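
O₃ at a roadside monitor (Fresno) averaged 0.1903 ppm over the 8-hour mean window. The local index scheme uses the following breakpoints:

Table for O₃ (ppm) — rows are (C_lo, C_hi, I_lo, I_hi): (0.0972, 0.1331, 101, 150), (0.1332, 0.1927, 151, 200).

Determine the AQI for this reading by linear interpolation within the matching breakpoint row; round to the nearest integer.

198

O₃ 0.1903: bracket 0.1332–0.1927 → index 151–200; slope 49/0.0595, offset 0.0571.
AQI = 151 + 49/0.0595·0.0571 ≈ 198.02 ⇒ 198.
AQI 198 falls in the Unhealthy category.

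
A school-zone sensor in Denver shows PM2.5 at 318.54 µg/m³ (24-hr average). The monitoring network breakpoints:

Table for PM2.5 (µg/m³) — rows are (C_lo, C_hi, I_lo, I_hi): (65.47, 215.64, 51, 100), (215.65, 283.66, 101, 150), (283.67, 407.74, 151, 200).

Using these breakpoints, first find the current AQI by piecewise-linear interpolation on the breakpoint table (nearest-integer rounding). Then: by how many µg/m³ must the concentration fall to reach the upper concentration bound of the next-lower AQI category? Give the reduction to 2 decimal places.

PM2.5: 318.54 ∈ [283.67, 407.74] ↔ index [151, 200].
151 + (318.54−283.67)·(200−151)/(407.74−283.67) = 151 + 34.87·49/124.07 ≈ 164.77, so AQI = 165.
Current AQI 165 is in the Unhealthy range (151–200). The next-lower category tops out at AQI 150, whose upper concentration bound is 283.66 µg/m³.
Reduction needed = 318.54 − 283.66 = 34.88 µg/m³.

34.88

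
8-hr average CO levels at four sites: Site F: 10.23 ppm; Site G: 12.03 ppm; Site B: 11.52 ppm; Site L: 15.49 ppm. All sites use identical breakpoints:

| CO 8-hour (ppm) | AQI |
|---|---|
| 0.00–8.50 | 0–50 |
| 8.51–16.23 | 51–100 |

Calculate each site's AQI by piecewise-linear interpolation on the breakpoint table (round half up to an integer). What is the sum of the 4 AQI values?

300

Site F 10.23: bracket 8.51–16.23 → index 51–100; slope 49/7.72, offset 1.72.
AQI = 51 + 49/7.72·1.72 ≈ 61.92 ⇒ 62.
Site G: 12.03 lies in 8.51–16.23, so I_lo=51, I_hi=100, C_lo=8.51, C_hi=16.23.
(100−51)/(16.23−8.51) × (12.03−8.51) + 51 = 49/7.72 × 3.52 + 51 ≈ 73.34 → 73.
Site B: 11.52 ∈ [8.51, 16.23] ↔ index [51, 100].
51 + (11.52−8.51)·(100−51)/(16.23−8.51) = 51 + 3.01·49/7.72 ≈ 70.10, so AQI = 70.
Site L: 15.49 ∈ [8.51, 16.23] ↔ index [51, 100].
51 + (15.49−8.51)·(100−51)/(16.23−8.51) = 51 + 6.98·49/7.72 ≈ 95.30, so AQI = 95.
AQIs: Site F=62, Site G=73, Site B=70, Site L=95. Sum = 62 + 73 + 70 + 95 = 300.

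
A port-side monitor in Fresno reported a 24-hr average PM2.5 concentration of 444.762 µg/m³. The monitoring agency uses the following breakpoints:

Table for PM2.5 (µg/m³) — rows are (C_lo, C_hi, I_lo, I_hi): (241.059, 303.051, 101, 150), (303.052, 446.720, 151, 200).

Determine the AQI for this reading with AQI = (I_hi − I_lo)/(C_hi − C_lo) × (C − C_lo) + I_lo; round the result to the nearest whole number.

199

PM2.5: row 303.052–446.720 (AQI 151–200). (200−151)·(444.762−303.052)/(446.720−303.052) + 151 = 49·141.710/143.668 + 151 ≈ 199.33 → 199.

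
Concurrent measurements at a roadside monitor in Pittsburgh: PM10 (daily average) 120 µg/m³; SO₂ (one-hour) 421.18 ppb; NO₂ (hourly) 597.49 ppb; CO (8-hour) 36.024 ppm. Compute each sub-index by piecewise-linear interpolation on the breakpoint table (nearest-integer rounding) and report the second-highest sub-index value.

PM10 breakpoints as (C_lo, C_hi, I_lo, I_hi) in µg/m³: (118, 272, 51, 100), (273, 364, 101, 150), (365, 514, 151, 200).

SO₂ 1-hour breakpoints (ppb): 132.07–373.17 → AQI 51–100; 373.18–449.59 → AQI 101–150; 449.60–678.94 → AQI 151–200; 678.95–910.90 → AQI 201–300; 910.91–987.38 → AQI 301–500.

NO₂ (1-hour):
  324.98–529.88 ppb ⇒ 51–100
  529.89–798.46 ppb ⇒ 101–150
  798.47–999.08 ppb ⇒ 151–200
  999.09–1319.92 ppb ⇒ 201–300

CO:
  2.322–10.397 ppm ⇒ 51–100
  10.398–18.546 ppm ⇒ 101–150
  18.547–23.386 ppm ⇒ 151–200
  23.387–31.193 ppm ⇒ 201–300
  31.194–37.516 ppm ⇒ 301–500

132

PM10: 120 ∈ [118, 272] ↔ index [51, 100].
51 + (120−118)·(100−51)/(272−118) = 51 + 2·49/154 ≈ 51.64, so AQI = 52.
SO₂: 421.18 ∈ [373.18, 449.59] ↔ index [101, 150].
101 + (421.18−373.18)·(150−101)/(449.59−373.18) = 101 + 48.00·49/76.41 ≈ 131.78, so AQI = 132.
NO₂: 597.49 ∈ [529.89, 798.46] ↔ index [101, 150].
101 + (597.49−529.89)·(150−101)/(798.46−529.89) = 101 + 67.60·49/268.57 ≈ 113.33, so AQI = 113.
CO 36.024: bracket 31.194–37.516 → index 301–500; slope 199/6.322, offset 4.830.
AQI = 301 + 199/6.322·4.830 ≈ 453.04 ⇒ 453.
Sub-indices: PM10→52, SO₂→132, NO₂→113, CO→453. Ranked high→low: 453, 132, 113, 52. Second-highest sub-index = 132.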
──────
• **Aim of the task**
Every line containing the word "roadside" should be copied from the material.

• **Written reply**
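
O₃ at a roadside monitor (Fresno) averaged 0.1903 ppm over the 8-hour mean window. The local index scheme uses the following breakpoints:
Concurrent measurements at a roadside monitor in Pittsburgh: PM10 (daily average) 120 µg/m³; SO₂ (one-hour) 421.18 ppb; NO₂ (hourly) 597.49 ppb; CO (8-hour) 36.024 ppm. Compute each sub-index by piecewise-linear interpolation on the breakpoint table (nearest-integer rounding) and report the second-highest sub-index value.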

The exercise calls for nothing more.